**WORK REQUIRED:** Please restate exactly what appears in the records below from the first line to the line where "10: 12, 14, 13, 11, 6, 1, 8" is, that line included.

(Stored items from a collection)

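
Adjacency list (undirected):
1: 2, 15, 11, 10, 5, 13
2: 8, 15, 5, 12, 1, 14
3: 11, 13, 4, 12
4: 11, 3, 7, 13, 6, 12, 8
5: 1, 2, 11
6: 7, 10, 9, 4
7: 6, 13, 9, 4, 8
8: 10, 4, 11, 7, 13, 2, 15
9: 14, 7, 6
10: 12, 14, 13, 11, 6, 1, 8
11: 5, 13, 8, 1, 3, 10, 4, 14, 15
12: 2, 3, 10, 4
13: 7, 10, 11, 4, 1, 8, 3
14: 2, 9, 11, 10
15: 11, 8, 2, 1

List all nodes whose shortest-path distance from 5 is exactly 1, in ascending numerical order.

1, 2, 11

Level 0: 5
Level 1: 1, 2, 11
Level 2: 3, 4, 8, 10, 12, 13, 14, 15
Level 3: 6, 7, 9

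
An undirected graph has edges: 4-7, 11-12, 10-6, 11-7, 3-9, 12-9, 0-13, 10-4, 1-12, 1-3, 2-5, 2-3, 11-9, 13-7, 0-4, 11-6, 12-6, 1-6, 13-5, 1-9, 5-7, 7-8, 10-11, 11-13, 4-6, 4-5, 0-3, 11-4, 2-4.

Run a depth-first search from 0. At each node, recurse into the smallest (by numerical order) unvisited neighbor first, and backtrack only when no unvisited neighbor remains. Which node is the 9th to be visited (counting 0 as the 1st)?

Visit 0
0 → 3
3 → 1
1 → 6
6 → 4
4 → 2
2 → 5
5 → 7
7 → 8
7 → 11
11 → 9
9 → 12
11 → 10
11 → 13

Visit order: 0, 3, 1, 6, 4, 2, 5, 7, 8, 11, 9, 12, 10, 13

8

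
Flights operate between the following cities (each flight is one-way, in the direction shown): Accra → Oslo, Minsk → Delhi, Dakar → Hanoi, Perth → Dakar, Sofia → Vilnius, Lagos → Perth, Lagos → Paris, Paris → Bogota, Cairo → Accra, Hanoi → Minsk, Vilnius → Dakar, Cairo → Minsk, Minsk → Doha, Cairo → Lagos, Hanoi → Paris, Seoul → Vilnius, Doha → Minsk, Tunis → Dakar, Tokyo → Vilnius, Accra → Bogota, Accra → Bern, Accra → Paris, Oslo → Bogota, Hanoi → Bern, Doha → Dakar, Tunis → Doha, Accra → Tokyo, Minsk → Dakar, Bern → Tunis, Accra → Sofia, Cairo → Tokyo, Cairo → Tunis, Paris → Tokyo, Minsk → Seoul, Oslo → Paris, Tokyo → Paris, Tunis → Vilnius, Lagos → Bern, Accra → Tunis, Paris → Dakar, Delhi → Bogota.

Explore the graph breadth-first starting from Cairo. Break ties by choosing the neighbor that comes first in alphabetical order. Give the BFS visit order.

Cairo → Accra → Lagos → Minsk → Tokyo → Tunis → Bern → Bogota → Oslo → Paris → Sofia → Perth → Dakar → Delhi → Doha → Seoul → Vilnius → Hanoi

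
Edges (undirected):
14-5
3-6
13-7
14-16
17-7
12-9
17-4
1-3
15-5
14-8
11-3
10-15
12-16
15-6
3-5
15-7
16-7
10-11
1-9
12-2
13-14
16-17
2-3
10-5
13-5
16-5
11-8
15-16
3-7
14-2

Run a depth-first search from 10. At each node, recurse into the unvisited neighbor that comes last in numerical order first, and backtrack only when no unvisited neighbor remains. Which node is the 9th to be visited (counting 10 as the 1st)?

Visit 10
10 → 15
15 → 16
16 → 17
17 → 7
7 → 13
13 → 14
14 → 8
8 → 11
11 → 3
3 → 6
3 → 5
3 → 2
2 → 12
12 → 9
9 → 1
17 → 4

Visit order: 10, 15, 16, 17, 7, 13, 14, 8, 11, 3, 6, 5, 2, 12, 9, 1, 4

11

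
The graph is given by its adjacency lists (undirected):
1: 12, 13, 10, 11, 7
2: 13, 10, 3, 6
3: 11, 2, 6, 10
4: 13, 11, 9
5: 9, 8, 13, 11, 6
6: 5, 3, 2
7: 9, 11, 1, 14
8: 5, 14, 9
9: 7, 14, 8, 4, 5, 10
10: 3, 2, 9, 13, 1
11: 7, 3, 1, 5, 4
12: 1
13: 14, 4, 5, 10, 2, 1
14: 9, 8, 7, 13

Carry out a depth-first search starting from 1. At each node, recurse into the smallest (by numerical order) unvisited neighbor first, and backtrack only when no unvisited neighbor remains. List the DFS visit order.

1 → 7 → 9 → 4 → 11 → 3 → 2 → 6 → 5 → 8 → 14 → 13 → 10 → 12

Visit 1
1 → 7
7 → 9
9 → 4
4 → 11
11 → 3
3 → 2
2 → 6
6 → 5
5 → 8
8 → 14
14 → 13
13 → 10
1 → 12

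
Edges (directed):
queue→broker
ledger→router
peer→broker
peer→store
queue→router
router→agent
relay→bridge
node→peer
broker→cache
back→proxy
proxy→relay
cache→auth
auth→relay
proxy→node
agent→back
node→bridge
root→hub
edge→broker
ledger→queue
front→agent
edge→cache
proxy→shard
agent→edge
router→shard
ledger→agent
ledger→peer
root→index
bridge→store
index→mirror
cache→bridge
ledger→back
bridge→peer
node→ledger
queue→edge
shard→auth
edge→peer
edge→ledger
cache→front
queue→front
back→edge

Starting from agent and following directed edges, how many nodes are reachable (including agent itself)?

17

BFS from agent visits: agent, back, edge, proxy, broker, cache, ledger, peer, node, relay, shard, auth, bridge, front, queue, router, store
Reachable nodes: 17 of 21 total.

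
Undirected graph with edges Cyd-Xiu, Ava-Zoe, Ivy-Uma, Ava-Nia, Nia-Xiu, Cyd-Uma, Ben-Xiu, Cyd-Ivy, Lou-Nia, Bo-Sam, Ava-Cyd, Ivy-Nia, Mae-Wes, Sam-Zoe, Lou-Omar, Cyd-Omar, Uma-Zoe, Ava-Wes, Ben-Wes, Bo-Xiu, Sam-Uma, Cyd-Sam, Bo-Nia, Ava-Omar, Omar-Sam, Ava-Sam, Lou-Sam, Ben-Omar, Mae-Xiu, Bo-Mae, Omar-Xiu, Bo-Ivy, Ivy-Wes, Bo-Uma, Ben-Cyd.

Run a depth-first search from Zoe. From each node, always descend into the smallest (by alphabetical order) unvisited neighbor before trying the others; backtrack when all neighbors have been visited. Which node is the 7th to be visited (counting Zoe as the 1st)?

Visit Zoe
Zoe → Ava
Ava → Cyd
Cyd → Ben
Ben → Omar
Omar → Lou
Lou → Nia
Nia → Bo
Bo → Ivy
Ivy → Uma
Uma → Sam
Ivy → Wes
Wes → Mae
Mae → Xiu

Visit order: Zoe, Ava, Cyd, Ben, Omar, Lou, Nia, Bo, Ivy, Uma, Sam, Wes, Mae, Xiu

Nia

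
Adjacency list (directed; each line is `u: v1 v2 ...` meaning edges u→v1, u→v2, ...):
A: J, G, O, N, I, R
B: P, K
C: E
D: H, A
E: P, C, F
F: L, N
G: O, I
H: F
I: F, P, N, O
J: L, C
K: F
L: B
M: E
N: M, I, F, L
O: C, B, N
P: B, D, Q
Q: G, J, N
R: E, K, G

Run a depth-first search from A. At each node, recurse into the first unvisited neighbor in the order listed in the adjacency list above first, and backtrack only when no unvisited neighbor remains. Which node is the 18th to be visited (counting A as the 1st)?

Visit A
A → J
J → L
L → B
B → P
P → D
D → H
H → F
F → N
N → M
M → E
E → C
N → I
I → O
P → Q
Q → G
B → K
A → R

Visit order: A, J, L, B, P, D, H, F, N, M, E, C, I, O, Q, G, K, R

R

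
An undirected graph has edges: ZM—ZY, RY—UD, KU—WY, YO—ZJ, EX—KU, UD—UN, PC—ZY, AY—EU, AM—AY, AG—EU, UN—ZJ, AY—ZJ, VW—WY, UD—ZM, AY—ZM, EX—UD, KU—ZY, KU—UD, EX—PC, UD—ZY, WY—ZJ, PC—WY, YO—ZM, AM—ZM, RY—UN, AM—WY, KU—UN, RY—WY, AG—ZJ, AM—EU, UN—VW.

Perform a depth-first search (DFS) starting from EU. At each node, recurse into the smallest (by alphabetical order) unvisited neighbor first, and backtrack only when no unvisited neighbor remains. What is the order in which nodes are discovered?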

**TASK RESPONSE:**
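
Adjacency list (undirected):
1: 2, 15, 11, 10, 5, 13
2: 8, 15, 5, 12, 1, 14
3: 11, 13, 4, 12
4: 11, 3, 7, 13, 6, 12, 8
5: 1, 2, 11
6: 7, 10, 9, 4
7: 6, 13, 9, 4, 8
8: 10, 4, 11, 7, 13, 2, 15
9: 14, 7, 6
10: 12, 14, 13, 11, 6, 1, 8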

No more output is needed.